Go through the lines below and retype each one exactly.
──────── DATA SHOWN ────────
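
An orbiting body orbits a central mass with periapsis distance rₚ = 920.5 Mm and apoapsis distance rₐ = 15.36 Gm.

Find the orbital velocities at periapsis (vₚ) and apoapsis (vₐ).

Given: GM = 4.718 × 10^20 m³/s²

Convert to SI: rₚ = 920.5 Mm = 9.205e+08 m; rₐ = 15.36 Gm = 1.536e+10 m.
Use the vis-viva equation v² = GM(2/r − 1/a) with a = (rₚ + rₐ)/2 = (9.205e+08 + 1.536e+10)/2 = 8.14025e+09 m.
vₚ = √(GM · (2/rₚ − 1/a)) = √(4.718e+20 · (2/9.205e+08 − 1/8.14025e+09)) m/s ≈ 9.834e+05 m/s = 983.4 km/s.
vₐ = √(GM · (2/rₐ − 1/a)) = √(4.718e+20 · (2/1.536e+10 − 1/8.14025e+09)) m/s ≈ 5.894e+04 m/s = 58.94 km/s.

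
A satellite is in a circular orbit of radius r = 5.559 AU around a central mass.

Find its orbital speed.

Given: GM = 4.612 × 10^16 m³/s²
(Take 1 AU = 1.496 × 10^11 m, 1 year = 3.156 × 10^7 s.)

Convert to SI: r = 5.559 AU = 8.31626e+11 m.
For a circular orbit, gravity supplies the centripetal force, so v = √(GM / r).
v = √(4.612e+16 / 8.31626e+11) m/s ≈ 235.5 m/s = 0.04968 AU/year.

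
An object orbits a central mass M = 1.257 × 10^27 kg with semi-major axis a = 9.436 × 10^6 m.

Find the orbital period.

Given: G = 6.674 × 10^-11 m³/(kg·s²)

GM = G · M = 6.674e-11 · 1.257e+27 = 8.38922e+16 m³/s².
Kepler's third law: T = 2π √(a³ / GM).
Substituting a = 9.436e+06 m and GM = 8.38922e+16 m³/s²:
T = 2π √((9.436e+06)³ / 8.38922e+16) s
T ≈ 628.8 s = 10.48 minutes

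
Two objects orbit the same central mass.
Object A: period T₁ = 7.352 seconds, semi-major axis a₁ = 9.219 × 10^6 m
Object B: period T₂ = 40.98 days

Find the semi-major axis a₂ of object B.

Convert to SI: T₂ = 40.98 days = 3.54067e+06 s.
Kepler's third law: (T₁/T₂)² = (a₁/a₂)³ ⇒ a₂ = a₁ · (T₂/T₁)^(2/3).
T₂/T₁ = 3.54067e+06 / 7.352 = 481593.
a₂ = 9.219e+06 · (481593)^(2/3) m ≈ 5.664e+10 m = 5.664 × 10^10 m.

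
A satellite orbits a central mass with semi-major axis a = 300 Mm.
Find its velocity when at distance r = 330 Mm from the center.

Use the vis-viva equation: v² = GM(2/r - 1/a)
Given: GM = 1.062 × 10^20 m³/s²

Convert to SI: a = 300 Mm = 3e+08 m; r = 330 Mm = 3.3e+08 m.
Vis-viva: v = √(GM · (2/r − 1/a)).
2/r − 1/a = 2/3.3e+08 − 1/3e+08 = 2.72727e-09 m⁻¹.
v = √(1.062e+20 · 2.72727e-09) m/s ≈ 5.382e+05 m/s = 538.2 km/s.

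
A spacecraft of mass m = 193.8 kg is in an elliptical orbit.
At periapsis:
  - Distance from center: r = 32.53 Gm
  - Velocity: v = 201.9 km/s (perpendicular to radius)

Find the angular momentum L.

Convert to SI: r = 32.53 Gm = 3.253e+10 m; v = 201.9 km/s = 201900 m/s.
Since v is perpendicular to r, L = m · v · r.
L = 193.8 · 201900 · 3.253e+10 kg·m²/s ≈ 1.273e+18 kg·m²/s.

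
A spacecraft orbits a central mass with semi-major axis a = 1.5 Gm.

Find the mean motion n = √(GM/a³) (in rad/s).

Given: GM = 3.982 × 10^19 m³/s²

Convert to SI: a = 1.5 Gm = 1.5e+09 m.
n = √(GM / a³).
n = √(3.982e+19 / (1.5e+09)³) rad/s ≈ 0.0001086 rad/s.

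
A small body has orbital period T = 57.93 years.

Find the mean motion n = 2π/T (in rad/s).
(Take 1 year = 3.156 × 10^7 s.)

Convert to SI: T = 57.93 years = 1.82827e+09 s.
n = 2π / T.
n = 2π / 1.82827e+09 s ≈ 3.437e-09 rad/s.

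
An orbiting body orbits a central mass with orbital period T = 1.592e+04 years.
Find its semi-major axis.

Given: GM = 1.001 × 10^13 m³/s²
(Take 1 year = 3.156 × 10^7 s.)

Convert to SI: T = 1.592e+04 years = 5.02435e+11 s.
Invert Kepler's third law: a = (GM · T² / (4π²))^(1/3).
Substituting T = 5.02435e+11 s and GM = 1.001e+13 m³/s²:
a = (1.001e+13 · (5.02435e+11)² / (4π²))^(1/3) m
a ≈ 4e+11 m = 400 Gm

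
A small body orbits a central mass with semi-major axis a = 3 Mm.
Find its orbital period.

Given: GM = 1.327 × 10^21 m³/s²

Convert to SI: a = 3 Mm = 3e+06 m.
Kepler's third law: T = 2π √(a³ / GM).
Substituting a = 3e+06 m and GM = 1.327e+21 m³/s²:
T = 2π √((3e+06)³ / 1.327e+21) s
T ≈ 0.8962 s = 0.8962 seconds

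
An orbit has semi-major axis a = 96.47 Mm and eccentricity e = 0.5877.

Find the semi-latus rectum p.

Convert to SI: a = 96.47 Mm = 9.647e+07 m.
p = a (1 − e²).
p = 9.647e+07 · (1 − (0.5877)²) = 9.647e+07 · 0.654609 ≈ 6.315e+07 m = 63.15 Mm.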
────────
SOLVED PROBLEM ->
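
An orbiting body orbits a central mass with periapsis distance rₚ = 920.5 Mm and apoapsis distance rₐ = 15.36 Gm.

Find the orbital velocities at periapsis (vₚ) and apoapsis (vₐ).

Given: GM = 4.718 × 10^20 m³/s²

Convert to SI: rₚ = 920.5 Mm = 9.205e+08 m; rₐ = 15.36 Gm = 1.536e+10 m.
Use the vis-viva equation v² = GM(2/r − 1/a) with a = (rₚ + rₐ)/2 = (9.205e+08 + 1.536e+10)/2 = 8.14025e+09 m.
vₚ = √(GM · (2/rₚ − 1/a)) = √(4.718e+20 · (2/9.205e+08 − 1/8.14025e+09)) m/s ≈ 9.834e+05 m/s = 983.4 km/s.
vₐ = √(GM · (2/rₐ − 1/a)) = √(4.718e+20 · (2/1.536e+10 − 1/8.14025e+09)) m/s ≈ 5.894e+04 m/s = 58.94 km/s.

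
A satellite is in a circular orbit of radius r = 5.559 AU around a central mass.

Find its orbital speed.

Given: GM = 4.612 × 10^16 m³/s²
(Take 1 AU = 1.496 × 10^11 m, 1 year = 3.156 × 10^7 s.)

Convert to SI: r = 5.559 AU = 8.31626e+11 m.
For a circular orbit, gravity supplies the centripetal force, so v = √(GM / r).
v = √(4.612e+16 / 8.31626e+11) m/s ≈ 235.5 m/s = 0.04968 AU/year.

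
An object orbits a central mass M = 1.257 × 10^27 kg with semi-major axis a = 9.436 × 10^6 m.

Find the orbital period.

Given: G = 6.674 × 10^-11 m³/(kg·s²)

GM = G · M = 6.674e-11 · 1.257e+27 = 8.38922e+16 m³/s².
Kepler's third law: T = 2π √(a³ / GM).
Substituting a = 9.436e+06 m and GM = 8.38922e+16 m³/s²:
T = 2π √((9.436e+06)³ / 8.38922e+16) s
T ≈ 628.8 s = 10.48 minutes

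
Two objects orbit the same central mass.
Object A: period T₁ = 7.352 seconds, semi-major axis a₁ = 9.219 × 10^6 m
Object B: period T₂ = 40.98 days

Find the semi-major axis a₂ of object B.

Convert to SI: T₂ = 40.98 days = 3.54067e+06 s.
Kepler's third law: (T₁/T₂)² = (a₁/a₂)³ ⇒ a₂ = a₁ · (T₂/T₁)^(2/3).
T₂/T₁ = 3.54067e+06 / 7.352 = 481593.
a₂ = 9.219e+06 · (481593)^(2/3) m ≈ 5.664e+10 m = 5.664 × 10^10 m.

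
A satellite orbits a central mass with semi-major axis a = 300 Mm.
Find its velocity when at distance r = 330 Mm from the center.

Use the vis-viva equation: v² = GM(2/r - 1/a)
Given: GM = 1.062 × 10^20 m³/s²

Convert to SI: a = 300 Mm = 3e+08 m; r = 330 Mm = 3.3e+08 m.
Vis-viva: v = √(GM · (2/r − 1/a)).
2/r − 1/a = 2/3.3e+08 − 1/3e+08 = 2.72727e-09 m⁻¹.
v = √(1.062e+20 · 2.72727e-09) m/s ≈ 5.382e+05 m/s = 538.2 km/s.

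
A spacecraft of mass m = 193.8 kg is in an elliptical orbit.
At periapsis:
  - Distance from center: r = 32.53 Gm
  - Velocity: v = 201.9 km/s (perpendicular to radius)

Find the angular momentum L.

Convert to SI: r = 32.53 Gm = 3.253e+10 m; v = 201.9 km/s = 201900 m/s.
Since v is perpendicular to r, L = m · v · r.
L = 193.8 · 201900 · 3.253e+10 kg·m²/s ≈ 1.273e+18 kg·m²/s.

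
A spacecraft orbits a central mass with semi-major axis a = 1.5 Gm.

Find the mean motion n = √(GM/a³) (in rad/s).

Given: GM = 3.982 × 10^19 m³/s²

Convert to SI: a = 1.5 Gm = 1.5e+09 m.
n = √(GM / a³).
n = √(3.982e+19 / (1.5e+09)³) rad/s ≈ 0.0001086 rad/s.

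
A small body has orbital period T = 57.93 years.

Find the mean motion n = 2π/T (in rad/s).
(Take 1 year = 3.156 × 10^7 s.)

Convert to SI: T = 57.93 years = 1.82827e+09 s.
n = 2π / T.
n = 2π / 1.82827e+09 s ≈ 3.437e-09 rad/s.

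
An orbiting body orbits a central mass with orbital period T = 1.592e+04 years.
Find its semi-major axis.

Given: GM = 1.001 × 10^13 m³/s²
(Take 1 year = 3.156 × 10^7 s.)

Convert to SI: T = 1.592e+04 years = 5.02435e+11 s.
Invert Kepler's third law: a = (GM · T² / (4π²))^(1/3).
Substituting T = 5.02435e+11 s and GM = 1.001e+13 m³/s²:
a = (1.001e+13 · (5.02435e+11)² / (4π²))^(1/3) m
a ≈ 4e+11 m = 400 Gm

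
A small body orbits a central mass with semi-major axis a = 3 Mm.
Find its orbital period.

Given: GM = 1.327 × 10^21 m³/s²

Convert to SI: a = 3 Mm = 3e+06 m.
Kepler's third law: T = 2π √(a³ / GM).
Substituting a = 3e+06 m and GM = 1.327e+21 m³/s²:
T = 2π √((3e+06)³ / 1.327e+21) s
T ≈ 0.8962 s = 0.8962 seconds

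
An orbit has semi-major axis a = 96.47 Mm and eccentricity e = 0.5877.

Find the semi-latus rectum p.

Convert to SI: a = 96.47 Mm = 9.647e+07 m.
p = a (1 − e²).
p = 9.647e+07 · (1 − (0.5877)²) = 9.647e+07 · 0.654609 ≈ 6.315e+07 m = 63.15 Mm.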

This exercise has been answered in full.